» Task goal:
Write out all of the data exactly as it appears.

» Entries shown:
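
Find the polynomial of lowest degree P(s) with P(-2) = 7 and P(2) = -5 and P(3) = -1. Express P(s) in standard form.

P(s) = (7/5)s^2 - 3s - 23/5

Newton's divided differences:
P[-2,2] = (-5 - 7) / (2 - (-2)) = -3
P[2,3] = (-1 - (-5)) / (3 - 2) = 4
P[-2,2,3] = (4 - (-3)) / (3 - (-2)) = 7/5
P(s) = 7 + (-3)·(s + 2) + (7/5)·(s + 2)(s - 2)
Expanding: P(s) = (7/5)s^2 - 3s - 23/5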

» Written response:
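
Find the polynomial of lowest degree P(s) with P(-2) = 7 and P(2) = -5 and P(3) = -1. Express P(s) in standard form.

P(s) = (7/5)s^2 - 3s - 23/5

Newton's divided differences:
P[-2,2] = (-5 - 7) / (2 - (-2)) = -3
P[2,3] = (-1 - (-5)) / (3 - 2) = 4
P[-2,2,3] = (4 - (-3)) / (3 - (-2)) = 7/5
P(s) = 7 + (-3)·(s + 2) + (7/5)·(s + 2)(s - 2)
Expanding: P(s) = (7/5)s^2 - 3s - 23/5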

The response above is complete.